## Exercise goal
Two lines below mark the span: the one containing "Pelek Republic keeps" and the one containing "- DST ends: last". Set down both, plus every line between, exactly as they stand, and nothing else.

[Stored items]
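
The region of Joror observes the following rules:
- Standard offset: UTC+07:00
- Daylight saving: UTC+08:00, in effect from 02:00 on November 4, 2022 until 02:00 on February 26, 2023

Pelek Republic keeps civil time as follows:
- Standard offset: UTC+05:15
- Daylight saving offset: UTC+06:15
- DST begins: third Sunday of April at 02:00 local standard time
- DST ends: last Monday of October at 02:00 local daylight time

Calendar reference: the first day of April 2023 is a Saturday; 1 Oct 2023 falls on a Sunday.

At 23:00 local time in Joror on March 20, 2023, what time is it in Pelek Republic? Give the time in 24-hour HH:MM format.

Daylight saving runs 4 November 2022 – 26 February 2023; March 20, 2023 is outside that window, so Joror is on standard time at UTC+07:00.
23:00 Joror − 7h = 16:00 UTC.
1 April 2023 is a Saturday, so the first Sunday is April 2 and the third is April 16.
1 October 2023 is a Sunday, so Mondays fall on 2, 9, 16, 23, 30; the last is October 30.
At the standard offset (UTC+05:15), 16:00 UTC + 5h15m = 21:15 Pelek Republic standard time.
The standard-time date in Pelek Republic, March 20, 2023, does not fall between 16 April and 30 October, so daylight saving is not in effect and Pelek Republic is at UTC+05:15.
16:00 UTC + 5h15m = 21:15 Pelek Republic.

21:15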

## Written solution
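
Pelek Republic keeps civil time as follows:
- Standard offset: UTC+05:15
- Daylight saving offset: UTC+06:15
- DST begins: third Sunday of April at 02:00 local standard time
- DST ends: last Monday of October at 02:00 local daylight time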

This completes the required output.